(Data items)
BEGIN

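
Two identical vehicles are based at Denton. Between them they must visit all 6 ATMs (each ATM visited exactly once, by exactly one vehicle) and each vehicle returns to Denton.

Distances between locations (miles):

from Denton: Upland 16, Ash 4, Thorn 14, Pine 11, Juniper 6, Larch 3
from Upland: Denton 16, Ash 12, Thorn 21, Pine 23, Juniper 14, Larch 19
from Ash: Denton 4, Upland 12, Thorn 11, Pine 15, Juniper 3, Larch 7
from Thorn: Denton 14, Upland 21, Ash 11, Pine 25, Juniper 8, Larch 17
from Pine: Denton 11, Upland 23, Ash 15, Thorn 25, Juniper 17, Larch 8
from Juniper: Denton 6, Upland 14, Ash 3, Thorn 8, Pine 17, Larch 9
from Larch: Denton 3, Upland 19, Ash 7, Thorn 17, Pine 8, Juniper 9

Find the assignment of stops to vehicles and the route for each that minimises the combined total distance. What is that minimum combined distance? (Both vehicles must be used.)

Minimum combined distance: 73 miles.

Try each way of splitting the stops between the two vehicles (each non-empty) and, for each split, find the best tour for each vehicle:
  {Upland} + {Ash, Thorn, Pine, Juniper, Larch}: 32 + 51 = 83
  {Ash} + {Upland, Thorn, Pine, Juniper, Larch}: 8 + 69 = 77
  {Upland, Ash} + {Thorn, Pine, Juniper, Larch}: 32 + 50 = 82
  {Thorn} + {Upland, Ash, Pine, Juniper, Larch}: 28 + 55 = 83
  {Upland, Thorn} + {Ash, Pine, Juniper, Larch}: 51 + 35 = 86
  {Ash, Thorn} + {Upland, Pine, Juniper, Larch}: 29 + 54 = 83
  … (31 splits in total)
  {Upland, Ash, Thorn, Juniper} + {Pine, Larch}: 51 + 22 = 73  ← best
Best: vehicle 1 Denton → Ash → Upland → Thorn → Juniper → Denton = 51; vehicle 2 Denton → Pine → Larch → Denton = 22; combined 73.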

END

* Work to complete: Lines in the records above that carry the word "from" are to be located and copied.

* Exercise response:
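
from Denton: Upland 16, Ash 4, Thorn 14, Pine 11, Juniper 6, Larch 3
from Upland: Denton 16, Ash 12, Thorn 21, Pine 23, Juniper 14, Larch 19
from Ash: Denton 4, Upland 12, Thorn 11, Pine 15, Juniper 3, Larch 7
from Thorn: Denton 14, Upland 21, Ash 11, Pine 25, Juniper 8, Larch 17
from Pine: Denton 11, Upland 23, Ash 15, Thorn 25, Juniper 17, Larch 8
from Juniper: Denton 6, Upland 14, Ash 3, Thorn 8, Pine 17, Larch 9
from Larch: Denton 3, Upland 19, Ash 7, Thorn 17, Pine 8, Juniper 9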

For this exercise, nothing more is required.